▶ PROBLEM DETAILS:
Transcribe every record beneath, precisely as written.

▶ STUDY MATERIAL:
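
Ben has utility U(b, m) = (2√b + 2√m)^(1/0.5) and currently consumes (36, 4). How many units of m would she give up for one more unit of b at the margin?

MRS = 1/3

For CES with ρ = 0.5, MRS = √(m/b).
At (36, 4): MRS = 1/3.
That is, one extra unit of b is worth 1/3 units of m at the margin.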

▶ RESPONSE TO THE EXERCISE:
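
Ben has utility U(b, m) = (2√b + 2√m)^(1/0.5) and currently consumes (36, 4). How many units of m would she give up for one more unit of b at the margin?

MRS = 1/3

For CES with ρ = 0.5, MRS = √(m/b).
At (36, 4): MRS = 1/3.
That is, one extra unit of b is worth 1/3 units of m at the margin.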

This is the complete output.